◆ What is expected ◆
In the records below, the line with "del: holds(?x,?y)" opens the range and the line with "3 actions? Answer Yes or No." closes it; print that range exactly and nothing else.

Records from a dataset
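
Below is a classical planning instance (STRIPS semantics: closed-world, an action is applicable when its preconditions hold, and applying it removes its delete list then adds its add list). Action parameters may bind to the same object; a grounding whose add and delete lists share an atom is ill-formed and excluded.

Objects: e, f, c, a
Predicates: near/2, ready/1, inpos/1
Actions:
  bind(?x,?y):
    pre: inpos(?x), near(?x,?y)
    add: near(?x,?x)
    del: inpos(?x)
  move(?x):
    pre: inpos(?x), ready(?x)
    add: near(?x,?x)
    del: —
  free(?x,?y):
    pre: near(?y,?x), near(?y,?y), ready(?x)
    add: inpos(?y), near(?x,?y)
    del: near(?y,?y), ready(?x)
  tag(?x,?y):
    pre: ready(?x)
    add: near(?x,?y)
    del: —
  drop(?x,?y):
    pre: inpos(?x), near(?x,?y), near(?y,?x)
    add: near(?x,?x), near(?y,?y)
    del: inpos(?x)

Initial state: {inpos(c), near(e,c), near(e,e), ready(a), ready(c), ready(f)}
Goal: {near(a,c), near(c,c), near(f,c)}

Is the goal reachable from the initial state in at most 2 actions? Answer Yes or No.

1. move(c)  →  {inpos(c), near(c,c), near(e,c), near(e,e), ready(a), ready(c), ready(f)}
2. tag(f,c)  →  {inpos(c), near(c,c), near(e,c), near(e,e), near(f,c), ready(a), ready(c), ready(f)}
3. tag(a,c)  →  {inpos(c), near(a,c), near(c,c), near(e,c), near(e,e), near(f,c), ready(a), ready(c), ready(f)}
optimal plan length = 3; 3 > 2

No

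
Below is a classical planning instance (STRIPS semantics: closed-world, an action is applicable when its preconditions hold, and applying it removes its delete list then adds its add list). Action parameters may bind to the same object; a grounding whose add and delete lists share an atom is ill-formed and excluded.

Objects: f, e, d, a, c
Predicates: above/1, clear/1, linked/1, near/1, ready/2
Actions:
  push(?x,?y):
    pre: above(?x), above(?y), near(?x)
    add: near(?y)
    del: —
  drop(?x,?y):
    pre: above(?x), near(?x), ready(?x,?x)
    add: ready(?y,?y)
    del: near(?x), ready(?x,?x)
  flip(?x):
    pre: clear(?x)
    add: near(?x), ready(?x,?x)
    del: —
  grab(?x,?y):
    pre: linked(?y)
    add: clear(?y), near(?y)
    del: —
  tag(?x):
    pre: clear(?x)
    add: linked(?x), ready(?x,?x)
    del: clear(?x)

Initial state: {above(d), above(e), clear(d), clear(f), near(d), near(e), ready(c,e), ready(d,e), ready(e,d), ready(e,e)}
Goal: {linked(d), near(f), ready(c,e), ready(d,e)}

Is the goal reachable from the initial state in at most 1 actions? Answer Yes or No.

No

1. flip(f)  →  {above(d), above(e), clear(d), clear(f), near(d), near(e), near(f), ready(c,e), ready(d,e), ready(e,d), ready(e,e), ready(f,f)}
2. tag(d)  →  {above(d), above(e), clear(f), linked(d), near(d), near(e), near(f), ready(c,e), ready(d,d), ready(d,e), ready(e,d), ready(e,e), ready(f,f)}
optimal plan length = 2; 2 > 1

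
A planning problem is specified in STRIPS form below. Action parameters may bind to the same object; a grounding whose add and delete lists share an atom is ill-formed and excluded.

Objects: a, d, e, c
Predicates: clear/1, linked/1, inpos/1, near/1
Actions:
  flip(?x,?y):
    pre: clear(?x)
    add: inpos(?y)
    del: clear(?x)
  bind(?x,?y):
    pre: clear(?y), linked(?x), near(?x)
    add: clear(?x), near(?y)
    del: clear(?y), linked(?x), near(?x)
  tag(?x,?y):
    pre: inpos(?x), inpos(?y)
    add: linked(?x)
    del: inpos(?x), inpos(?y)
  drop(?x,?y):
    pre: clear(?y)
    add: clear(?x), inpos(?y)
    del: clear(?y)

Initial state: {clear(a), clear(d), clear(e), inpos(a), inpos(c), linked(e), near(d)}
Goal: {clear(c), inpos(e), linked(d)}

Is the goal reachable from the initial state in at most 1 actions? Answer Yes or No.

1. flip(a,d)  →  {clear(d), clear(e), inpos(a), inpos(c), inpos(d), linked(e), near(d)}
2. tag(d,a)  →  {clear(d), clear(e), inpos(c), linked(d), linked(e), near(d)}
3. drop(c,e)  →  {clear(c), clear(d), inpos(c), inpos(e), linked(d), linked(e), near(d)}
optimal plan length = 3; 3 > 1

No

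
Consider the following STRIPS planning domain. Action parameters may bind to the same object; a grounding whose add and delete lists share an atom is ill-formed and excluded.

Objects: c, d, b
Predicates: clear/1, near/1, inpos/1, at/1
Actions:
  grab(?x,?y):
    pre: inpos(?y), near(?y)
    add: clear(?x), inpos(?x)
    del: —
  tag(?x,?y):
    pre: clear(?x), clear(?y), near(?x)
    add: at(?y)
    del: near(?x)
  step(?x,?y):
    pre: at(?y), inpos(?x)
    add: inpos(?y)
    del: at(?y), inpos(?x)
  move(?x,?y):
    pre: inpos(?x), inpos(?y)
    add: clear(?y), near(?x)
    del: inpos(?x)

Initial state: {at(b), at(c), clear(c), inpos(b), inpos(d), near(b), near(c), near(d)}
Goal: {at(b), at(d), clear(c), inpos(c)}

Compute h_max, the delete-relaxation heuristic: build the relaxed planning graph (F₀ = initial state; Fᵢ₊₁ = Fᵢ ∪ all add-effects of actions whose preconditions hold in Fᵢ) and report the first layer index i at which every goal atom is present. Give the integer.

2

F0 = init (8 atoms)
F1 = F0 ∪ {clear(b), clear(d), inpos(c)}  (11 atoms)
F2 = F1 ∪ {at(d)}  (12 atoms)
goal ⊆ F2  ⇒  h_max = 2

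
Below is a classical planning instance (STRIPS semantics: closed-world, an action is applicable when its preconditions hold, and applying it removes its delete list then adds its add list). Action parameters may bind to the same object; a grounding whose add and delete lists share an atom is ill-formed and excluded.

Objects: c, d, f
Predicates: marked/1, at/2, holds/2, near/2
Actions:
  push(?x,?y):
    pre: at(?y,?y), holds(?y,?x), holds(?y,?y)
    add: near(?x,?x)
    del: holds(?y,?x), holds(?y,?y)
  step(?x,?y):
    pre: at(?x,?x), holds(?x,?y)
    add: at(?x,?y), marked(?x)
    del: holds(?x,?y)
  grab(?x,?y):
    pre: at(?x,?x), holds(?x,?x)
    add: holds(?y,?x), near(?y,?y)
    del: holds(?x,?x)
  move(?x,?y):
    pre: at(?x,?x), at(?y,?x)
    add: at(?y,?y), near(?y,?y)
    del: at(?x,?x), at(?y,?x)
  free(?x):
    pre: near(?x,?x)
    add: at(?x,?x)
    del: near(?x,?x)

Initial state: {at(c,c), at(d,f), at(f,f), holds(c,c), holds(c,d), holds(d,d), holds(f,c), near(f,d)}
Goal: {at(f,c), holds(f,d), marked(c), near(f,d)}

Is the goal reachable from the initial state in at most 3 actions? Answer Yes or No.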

---

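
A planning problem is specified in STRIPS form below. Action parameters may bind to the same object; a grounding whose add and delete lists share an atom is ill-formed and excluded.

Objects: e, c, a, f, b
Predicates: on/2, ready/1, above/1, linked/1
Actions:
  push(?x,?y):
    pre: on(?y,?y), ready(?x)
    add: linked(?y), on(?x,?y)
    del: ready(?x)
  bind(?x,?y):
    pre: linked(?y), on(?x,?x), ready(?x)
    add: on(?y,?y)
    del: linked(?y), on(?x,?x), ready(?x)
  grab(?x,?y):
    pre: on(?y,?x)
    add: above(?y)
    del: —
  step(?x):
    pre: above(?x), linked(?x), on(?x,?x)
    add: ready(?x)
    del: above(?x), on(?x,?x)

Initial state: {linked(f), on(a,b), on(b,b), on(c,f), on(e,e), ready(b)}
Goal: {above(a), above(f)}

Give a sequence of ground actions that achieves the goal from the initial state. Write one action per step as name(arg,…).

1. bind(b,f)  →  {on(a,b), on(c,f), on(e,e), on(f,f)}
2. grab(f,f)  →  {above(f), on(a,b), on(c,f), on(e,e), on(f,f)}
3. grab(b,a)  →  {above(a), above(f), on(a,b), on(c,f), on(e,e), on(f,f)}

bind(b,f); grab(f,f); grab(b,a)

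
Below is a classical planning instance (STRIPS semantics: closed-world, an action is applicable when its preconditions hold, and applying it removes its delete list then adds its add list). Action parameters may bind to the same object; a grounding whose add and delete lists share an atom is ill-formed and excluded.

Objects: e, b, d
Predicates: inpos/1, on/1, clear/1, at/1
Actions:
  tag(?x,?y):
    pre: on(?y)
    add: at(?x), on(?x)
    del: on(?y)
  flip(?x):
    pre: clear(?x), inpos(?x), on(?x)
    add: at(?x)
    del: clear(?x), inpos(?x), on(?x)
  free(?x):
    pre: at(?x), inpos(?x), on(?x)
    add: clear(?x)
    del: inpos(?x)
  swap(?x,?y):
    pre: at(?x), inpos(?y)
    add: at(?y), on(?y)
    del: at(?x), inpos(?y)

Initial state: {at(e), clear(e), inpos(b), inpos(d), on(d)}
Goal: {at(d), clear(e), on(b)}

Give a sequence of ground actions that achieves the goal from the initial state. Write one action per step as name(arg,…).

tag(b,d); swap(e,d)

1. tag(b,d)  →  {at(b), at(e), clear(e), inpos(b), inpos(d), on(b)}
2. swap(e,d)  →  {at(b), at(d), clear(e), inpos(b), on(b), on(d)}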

...

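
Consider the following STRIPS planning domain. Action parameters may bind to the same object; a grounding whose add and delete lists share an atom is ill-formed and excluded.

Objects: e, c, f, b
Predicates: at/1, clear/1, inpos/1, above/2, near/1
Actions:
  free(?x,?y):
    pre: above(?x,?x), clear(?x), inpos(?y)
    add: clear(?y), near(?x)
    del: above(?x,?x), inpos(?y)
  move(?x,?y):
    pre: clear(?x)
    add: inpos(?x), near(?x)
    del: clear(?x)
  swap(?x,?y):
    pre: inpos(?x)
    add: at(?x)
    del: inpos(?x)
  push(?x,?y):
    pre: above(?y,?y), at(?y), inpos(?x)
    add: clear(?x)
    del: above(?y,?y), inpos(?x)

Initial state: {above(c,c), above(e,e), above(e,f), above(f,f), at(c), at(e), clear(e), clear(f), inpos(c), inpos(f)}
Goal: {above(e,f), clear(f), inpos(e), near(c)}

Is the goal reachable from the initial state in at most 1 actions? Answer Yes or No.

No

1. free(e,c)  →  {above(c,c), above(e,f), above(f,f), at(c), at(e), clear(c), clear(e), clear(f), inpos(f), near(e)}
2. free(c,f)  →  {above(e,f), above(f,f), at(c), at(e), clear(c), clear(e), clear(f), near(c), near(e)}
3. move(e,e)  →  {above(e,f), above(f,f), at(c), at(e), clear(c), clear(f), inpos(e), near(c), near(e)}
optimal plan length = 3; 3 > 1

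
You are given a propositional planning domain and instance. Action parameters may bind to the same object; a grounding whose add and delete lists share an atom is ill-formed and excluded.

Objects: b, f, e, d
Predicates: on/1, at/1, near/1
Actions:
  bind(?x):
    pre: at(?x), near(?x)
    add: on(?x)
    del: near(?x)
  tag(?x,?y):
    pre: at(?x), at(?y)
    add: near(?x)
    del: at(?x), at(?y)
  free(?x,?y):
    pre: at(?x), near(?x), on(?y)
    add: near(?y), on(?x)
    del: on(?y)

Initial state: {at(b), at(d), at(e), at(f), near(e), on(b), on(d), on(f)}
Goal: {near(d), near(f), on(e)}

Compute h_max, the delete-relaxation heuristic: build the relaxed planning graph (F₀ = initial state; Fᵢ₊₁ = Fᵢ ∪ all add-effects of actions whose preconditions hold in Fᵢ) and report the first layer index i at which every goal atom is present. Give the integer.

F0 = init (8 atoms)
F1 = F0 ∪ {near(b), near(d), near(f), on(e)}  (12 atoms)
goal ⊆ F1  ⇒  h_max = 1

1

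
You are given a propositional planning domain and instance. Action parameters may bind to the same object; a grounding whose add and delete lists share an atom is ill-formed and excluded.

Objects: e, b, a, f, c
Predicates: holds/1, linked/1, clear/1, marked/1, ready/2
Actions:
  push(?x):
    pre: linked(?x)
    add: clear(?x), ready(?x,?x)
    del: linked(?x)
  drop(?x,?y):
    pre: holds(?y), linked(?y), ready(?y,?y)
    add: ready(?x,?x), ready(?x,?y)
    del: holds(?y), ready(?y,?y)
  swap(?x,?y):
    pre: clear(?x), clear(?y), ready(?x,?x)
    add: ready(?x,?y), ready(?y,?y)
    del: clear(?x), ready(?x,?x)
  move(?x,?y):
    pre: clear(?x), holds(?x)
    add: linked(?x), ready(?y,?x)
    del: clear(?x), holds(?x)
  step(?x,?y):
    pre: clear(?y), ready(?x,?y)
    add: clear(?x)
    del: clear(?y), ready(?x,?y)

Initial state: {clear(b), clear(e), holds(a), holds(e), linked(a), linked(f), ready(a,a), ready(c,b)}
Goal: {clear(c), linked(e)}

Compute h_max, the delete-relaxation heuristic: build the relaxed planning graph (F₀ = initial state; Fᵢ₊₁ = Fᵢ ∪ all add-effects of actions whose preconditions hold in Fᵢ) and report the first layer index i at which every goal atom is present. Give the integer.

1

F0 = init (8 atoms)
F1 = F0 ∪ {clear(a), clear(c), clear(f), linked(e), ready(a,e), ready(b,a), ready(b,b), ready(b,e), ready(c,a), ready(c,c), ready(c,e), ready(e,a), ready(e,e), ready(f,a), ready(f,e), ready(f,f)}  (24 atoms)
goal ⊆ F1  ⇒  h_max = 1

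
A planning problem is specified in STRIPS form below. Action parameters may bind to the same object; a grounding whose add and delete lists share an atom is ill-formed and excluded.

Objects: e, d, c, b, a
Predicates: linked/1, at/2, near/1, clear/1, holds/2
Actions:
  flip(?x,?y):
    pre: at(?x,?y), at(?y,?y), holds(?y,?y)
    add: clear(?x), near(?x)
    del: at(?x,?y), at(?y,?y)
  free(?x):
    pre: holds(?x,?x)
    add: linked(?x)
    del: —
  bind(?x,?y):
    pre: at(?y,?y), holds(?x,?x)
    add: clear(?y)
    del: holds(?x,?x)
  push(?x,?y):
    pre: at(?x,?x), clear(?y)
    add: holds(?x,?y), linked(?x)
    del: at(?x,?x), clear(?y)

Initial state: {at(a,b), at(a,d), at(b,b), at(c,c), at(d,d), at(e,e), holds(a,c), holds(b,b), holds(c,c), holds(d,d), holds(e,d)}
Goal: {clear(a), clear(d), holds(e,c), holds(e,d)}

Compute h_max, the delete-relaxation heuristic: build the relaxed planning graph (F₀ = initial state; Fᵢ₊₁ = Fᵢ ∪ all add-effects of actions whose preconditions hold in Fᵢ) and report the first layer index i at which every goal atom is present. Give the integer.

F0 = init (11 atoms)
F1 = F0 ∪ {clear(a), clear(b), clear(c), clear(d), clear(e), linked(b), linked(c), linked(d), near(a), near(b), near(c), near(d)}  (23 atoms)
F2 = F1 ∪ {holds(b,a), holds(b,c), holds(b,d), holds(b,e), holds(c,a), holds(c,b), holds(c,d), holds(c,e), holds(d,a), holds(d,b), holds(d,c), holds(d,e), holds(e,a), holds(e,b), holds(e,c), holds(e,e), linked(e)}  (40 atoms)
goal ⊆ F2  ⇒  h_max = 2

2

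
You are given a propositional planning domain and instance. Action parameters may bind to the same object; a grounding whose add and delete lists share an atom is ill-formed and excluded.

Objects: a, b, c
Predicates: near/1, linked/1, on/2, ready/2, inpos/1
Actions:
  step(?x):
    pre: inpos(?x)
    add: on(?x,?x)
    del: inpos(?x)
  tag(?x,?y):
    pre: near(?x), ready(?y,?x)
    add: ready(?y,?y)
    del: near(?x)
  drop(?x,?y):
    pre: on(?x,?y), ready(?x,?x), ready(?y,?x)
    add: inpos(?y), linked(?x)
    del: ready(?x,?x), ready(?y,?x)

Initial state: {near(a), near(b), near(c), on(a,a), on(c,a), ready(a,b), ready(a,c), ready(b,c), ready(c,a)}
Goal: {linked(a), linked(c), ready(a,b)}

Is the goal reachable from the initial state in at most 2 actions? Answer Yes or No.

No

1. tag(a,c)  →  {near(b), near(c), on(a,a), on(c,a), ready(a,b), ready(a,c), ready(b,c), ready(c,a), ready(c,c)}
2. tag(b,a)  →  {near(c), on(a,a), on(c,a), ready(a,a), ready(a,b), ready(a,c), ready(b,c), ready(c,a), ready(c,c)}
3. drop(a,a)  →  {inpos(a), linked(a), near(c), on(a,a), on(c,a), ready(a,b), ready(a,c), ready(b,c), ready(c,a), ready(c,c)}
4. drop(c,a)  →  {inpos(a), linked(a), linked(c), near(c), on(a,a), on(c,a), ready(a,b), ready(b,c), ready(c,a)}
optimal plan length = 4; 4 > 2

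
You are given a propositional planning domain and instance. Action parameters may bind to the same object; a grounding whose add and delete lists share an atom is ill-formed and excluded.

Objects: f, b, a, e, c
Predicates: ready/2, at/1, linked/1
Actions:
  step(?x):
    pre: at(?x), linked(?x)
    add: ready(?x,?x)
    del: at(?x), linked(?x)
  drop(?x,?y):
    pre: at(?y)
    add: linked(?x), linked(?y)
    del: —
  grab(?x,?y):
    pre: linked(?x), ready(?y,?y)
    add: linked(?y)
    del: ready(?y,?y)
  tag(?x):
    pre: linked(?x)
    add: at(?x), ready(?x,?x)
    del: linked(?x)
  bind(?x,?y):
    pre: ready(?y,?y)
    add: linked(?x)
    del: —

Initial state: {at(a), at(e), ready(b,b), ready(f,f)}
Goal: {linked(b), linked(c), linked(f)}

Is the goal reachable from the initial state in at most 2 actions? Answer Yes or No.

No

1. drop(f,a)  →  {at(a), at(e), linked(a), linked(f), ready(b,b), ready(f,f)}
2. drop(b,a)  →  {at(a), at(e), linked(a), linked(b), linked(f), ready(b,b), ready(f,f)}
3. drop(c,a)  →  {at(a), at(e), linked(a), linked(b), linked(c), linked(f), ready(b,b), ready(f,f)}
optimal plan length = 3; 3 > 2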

◆ Output below ◆
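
    del: holds(?x,?y)
  grab(?x,?y):
    pre: at(?x,?x), holds(?x,?x)
    add: holds(?y,?x), near(?y,?y)
    del: holds(?x,?x)
  move(?x,?y):
    pre: at(?x,?x), at(?y,?x)
    add: at(?y,?y), near(?y,?y)
    del: at(?x,?x), at(?y,?x)
  free(?x):
    pre: near(?x,?x)
    add: at(?x,?x)
    del: near(?x,?x)

Initial state: {at(c,c), at(d,f), at(f,f), holds(c,c), holds(c,d), holds(d,d), holds(f,c), near(f,d)}
Goal: {at(f,c), holds(f,d), marked(c), near(f,d)}

Is the goal reachable from the initial state in at most 3 actions? Answer Yes or No.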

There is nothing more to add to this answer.